[Start of Attachment]
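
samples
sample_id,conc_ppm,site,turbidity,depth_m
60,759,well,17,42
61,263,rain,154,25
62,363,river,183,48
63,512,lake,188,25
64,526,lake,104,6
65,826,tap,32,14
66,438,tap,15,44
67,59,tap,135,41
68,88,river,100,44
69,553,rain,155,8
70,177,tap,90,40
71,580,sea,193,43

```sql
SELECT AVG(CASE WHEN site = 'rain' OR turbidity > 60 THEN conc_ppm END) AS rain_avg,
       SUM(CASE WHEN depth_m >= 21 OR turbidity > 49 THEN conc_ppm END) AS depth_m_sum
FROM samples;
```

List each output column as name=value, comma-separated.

[rain_avg: site = 'rain' OR turbidity > 60]
sample_id=60: ✗
sample_id=61: ✓ → 263
sample_id=62: ✓ → 363
sample_id=63: ✓ → 512
sample_id=64: ✓ → 526
sample_id=65: ✗
sample_id=66: ✗
sample_id=67: ✓ → 59
sample_id=68: ✓ → 88
sample_id=69: ✓ → 553
sample_id=70: ✓ → 177
sample_id=71: ✓ → 580
rain_avg = (263 + 363 + 512 + 526 + 59 + 88 + 553 + 177 + 580) / 9 = 346.7777777778
—
[depth_m_sum: depth_m >= 21 OR turbidity > 49]
sample_id=60: ✓ → 759
sample_id=61: ✓ → 263
sample_id=62: ✓ → 363
sample_id=63: ✓ → 512
sample_id=64: ✓ → 526
sample_id=65: ✗
sample_id=66: ✓ → 438
sample_id=67: ✓ → 59
sample_id=68: ✓ → 88
sample_id=69: ✓ → 553
sample_id=70: ✓ → 177
sample_id=71: ✓ → 580
depth_m_sum = 759 + 263 + 363 + 512 + 526 + 438 + 59 + 88 + 553 + 177 + 580 = 4318

rain_avg=346.7777777778, depth_m_sum=4318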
[End of Attachment]
§ **Exercise aim**
Repeat the material in full. Change nothing.

§ **Task answer**
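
samples
sample_id,conc_ppm,site,turbidity,depth_m
60,759,well,17,42
61,263,rain,154,25
62,363,river,183,48
63,512,lake,188,25
64,526,lake,104,6
65,826,tap,32,14
66,438,tap,15,44
67,59,tap,135,41
68,88,river,100,44
69,553,rain,155,8
70,177,tap,90,40
71,580,sea,193,43

```sql
SELECT AVG(CASE WHEN site = 'rain' OR turbidity > 60 THEN conc_ppm END) AS rain_avg,
       SUM(CASE WHEN depth_m >= 21 OR turbidity > 49 THEN conc_ppm END) AS depth_m_sum
FROM samples;
```

List each output column as name=value, comma-separated.

[rain_avg: site = 'rain' OR turbidity > 60]
sample_id=60: ✗
sample_id=61: ✓ → 263
sample_id=62: ✓ → 363
sample_id=63: ✓ → 512
sample_id=64: ✓ → 526
sample_id=65: ✗
sample_id=66: ✗
sample_id=67: ✓ → 59
sample_id=68: ✓ → 88
sample_id=69: ✓ → 553
sample_id=70: ✓ → 177
sample_id=71: ✓ → 580
rain_avg = (263 + 363 + 512 + 526 + 59 + 88 + 553 + 177 + 580) / 9 = 346.7777777778
—
[depth_m_sum: depth_m >= 21 OR turbidity > 49]
sample_id=60: ✓ → 759
sample_id=61: ✓ → 263
sample_id=62: ✓ → 363
sample_id=63: ✓ → 512
sample_id=64: ✓ → 526
sample_id=65: ✗
sample_id=66: ✓ → 438
sample_id=67: ✓ → 59
sample_id=68: ✓ → 88
sample_id=69: ✓ → 553
sample_id=70: ✓ → 177
sample_id=71: ✓ → 580
depth_m_sum = 759 + 263 + 363 + 512 + 526 + 438 + 59 + 88 + 553 + 177 + 580 = 4318

rain_avg=346.7777777778, depth_m_sum=4318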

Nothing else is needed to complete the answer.